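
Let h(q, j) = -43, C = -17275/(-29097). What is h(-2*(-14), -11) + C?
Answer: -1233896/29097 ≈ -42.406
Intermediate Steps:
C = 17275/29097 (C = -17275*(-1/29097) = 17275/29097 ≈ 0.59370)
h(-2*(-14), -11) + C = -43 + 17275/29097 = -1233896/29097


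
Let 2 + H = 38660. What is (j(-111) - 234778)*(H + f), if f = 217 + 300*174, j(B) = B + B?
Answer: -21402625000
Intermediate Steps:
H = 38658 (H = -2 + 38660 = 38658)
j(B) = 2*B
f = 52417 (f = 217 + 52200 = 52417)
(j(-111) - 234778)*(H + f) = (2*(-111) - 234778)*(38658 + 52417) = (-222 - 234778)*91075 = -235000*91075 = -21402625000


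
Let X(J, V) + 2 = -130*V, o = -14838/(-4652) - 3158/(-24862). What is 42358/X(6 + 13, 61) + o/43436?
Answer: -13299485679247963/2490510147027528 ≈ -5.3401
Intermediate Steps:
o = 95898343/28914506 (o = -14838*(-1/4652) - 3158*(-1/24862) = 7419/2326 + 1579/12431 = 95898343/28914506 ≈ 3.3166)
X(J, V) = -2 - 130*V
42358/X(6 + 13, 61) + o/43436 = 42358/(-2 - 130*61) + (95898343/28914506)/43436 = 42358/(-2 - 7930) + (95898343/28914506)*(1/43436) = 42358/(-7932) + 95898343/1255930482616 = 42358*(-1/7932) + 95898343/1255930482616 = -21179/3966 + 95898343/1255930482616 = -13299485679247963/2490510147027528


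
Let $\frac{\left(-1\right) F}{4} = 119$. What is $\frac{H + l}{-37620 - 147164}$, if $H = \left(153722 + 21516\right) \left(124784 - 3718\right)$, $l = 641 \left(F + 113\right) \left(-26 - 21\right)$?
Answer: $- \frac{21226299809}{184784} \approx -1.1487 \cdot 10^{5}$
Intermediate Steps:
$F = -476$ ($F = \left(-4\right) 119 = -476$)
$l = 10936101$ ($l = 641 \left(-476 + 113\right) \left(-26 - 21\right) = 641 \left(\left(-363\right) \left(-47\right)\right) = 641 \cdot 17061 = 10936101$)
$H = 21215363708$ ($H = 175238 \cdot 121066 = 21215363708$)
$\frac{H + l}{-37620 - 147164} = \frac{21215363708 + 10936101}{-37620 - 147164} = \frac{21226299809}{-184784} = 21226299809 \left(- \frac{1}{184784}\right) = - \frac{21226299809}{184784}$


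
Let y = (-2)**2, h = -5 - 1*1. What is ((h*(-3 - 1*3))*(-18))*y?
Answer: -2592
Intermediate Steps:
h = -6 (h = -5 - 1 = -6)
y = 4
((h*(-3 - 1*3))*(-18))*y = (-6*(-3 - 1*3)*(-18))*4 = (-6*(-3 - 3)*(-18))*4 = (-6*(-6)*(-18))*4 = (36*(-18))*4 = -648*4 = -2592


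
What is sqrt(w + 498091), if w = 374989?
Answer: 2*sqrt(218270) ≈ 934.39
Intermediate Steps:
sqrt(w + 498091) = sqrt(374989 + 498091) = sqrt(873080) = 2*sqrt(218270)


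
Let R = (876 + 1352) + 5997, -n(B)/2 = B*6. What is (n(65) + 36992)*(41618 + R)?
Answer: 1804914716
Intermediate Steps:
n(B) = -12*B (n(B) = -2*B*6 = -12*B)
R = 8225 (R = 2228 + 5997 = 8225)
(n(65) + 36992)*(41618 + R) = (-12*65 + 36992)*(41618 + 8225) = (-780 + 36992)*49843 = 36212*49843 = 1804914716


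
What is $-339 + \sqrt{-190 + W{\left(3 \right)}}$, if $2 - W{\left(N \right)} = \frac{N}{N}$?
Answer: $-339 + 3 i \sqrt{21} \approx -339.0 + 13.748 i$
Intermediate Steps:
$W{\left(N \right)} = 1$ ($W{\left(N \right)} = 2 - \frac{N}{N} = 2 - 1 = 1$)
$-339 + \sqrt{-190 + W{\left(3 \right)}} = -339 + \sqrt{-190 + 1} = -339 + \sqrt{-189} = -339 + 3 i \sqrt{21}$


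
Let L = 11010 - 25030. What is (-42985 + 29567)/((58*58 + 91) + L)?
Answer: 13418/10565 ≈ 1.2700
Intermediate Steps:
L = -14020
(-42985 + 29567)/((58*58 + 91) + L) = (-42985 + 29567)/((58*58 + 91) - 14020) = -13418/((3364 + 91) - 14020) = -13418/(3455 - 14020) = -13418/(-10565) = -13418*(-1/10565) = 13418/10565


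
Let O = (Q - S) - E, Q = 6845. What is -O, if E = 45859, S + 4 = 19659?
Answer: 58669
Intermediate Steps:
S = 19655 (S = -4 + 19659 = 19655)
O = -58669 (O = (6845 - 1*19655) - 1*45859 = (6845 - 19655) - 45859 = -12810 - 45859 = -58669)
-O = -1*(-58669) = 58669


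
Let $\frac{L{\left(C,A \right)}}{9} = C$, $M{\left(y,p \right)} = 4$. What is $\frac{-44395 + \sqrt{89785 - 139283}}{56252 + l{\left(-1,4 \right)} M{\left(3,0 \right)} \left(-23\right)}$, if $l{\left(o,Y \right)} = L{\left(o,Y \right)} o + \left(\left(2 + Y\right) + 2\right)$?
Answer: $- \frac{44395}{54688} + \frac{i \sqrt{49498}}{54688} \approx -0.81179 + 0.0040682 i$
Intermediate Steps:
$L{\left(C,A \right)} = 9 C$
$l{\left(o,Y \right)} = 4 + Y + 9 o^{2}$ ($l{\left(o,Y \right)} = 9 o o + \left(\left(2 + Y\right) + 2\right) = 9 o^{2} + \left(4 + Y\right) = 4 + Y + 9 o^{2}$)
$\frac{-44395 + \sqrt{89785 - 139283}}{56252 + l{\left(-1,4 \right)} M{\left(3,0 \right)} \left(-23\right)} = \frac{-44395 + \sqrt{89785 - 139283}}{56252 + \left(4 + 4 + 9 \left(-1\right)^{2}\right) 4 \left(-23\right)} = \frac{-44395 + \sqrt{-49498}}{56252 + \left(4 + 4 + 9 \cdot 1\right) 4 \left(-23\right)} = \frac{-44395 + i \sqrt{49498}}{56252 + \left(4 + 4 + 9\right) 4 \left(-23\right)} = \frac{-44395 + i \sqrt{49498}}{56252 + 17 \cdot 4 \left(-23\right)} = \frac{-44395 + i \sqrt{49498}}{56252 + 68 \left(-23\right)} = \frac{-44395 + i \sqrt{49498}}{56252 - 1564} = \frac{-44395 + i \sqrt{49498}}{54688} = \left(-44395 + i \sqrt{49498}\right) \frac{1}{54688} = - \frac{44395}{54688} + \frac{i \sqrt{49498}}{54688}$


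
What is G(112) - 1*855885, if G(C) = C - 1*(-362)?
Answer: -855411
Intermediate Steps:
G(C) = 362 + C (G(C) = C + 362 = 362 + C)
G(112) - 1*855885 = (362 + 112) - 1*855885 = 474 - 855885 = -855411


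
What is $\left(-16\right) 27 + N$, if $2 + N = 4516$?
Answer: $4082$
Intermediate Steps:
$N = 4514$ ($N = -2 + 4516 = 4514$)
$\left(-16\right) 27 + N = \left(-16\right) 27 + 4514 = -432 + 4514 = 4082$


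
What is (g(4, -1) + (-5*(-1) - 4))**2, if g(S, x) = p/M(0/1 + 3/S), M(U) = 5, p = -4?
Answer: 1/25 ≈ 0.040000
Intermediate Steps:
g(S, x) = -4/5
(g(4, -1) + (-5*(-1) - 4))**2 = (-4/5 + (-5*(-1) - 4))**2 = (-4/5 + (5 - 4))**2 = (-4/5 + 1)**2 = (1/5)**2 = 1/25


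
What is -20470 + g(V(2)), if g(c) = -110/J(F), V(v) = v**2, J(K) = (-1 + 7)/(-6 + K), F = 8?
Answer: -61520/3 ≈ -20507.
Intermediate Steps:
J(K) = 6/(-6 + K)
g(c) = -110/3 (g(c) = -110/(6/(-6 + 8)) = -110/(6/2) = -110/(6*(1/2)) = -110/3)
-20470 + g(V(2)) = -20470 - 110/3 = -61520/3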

Task prompt —
Using the material above, transcribe exactly the lines from the line with "Answer: -13299485679247963/2490510147027528 ≈" to the line with "113\right) \left(-26 - 21\right)$?"; both count, and nothing else goes in.

Solution for this task —
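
Answer: -13299485679247963/2490510147027528 ≈ -5.3401
Intermediate Steps:
o = 95898343/28914506 (o = -14838*(-1/4652) - 3158*(-1/24862) = 7419/2326 + 1579/12431 = 95898343/28914506 ≈ 3.3166)
X(J, V) = -2 - 130*V
42358/X(6 + 13, 61) + o/43436 = 42358/(-2 - 130*61) + (95898343/28914506)/43436 = 42358/(-2 - 7930) + (95898343/28914506)*(1/43436) = 42358/(-7932) + 95898343/1255930482616 = 42358*(-1/7932) + 95898343/1255930482616 = -21179/3966 + 95898343/1255930482616 = -13299485679247963/2490510147027528


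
Let $\frac{\left(-1\right) F}{4} = 119$. What is $\frac{H + l}{-37620 - 147164}$, if $H = \left(153722 + 21516\right) \left(124784 - 3718\right)$, $l = 641 \left(F + 113\right) \left(-26 - 21\right)$?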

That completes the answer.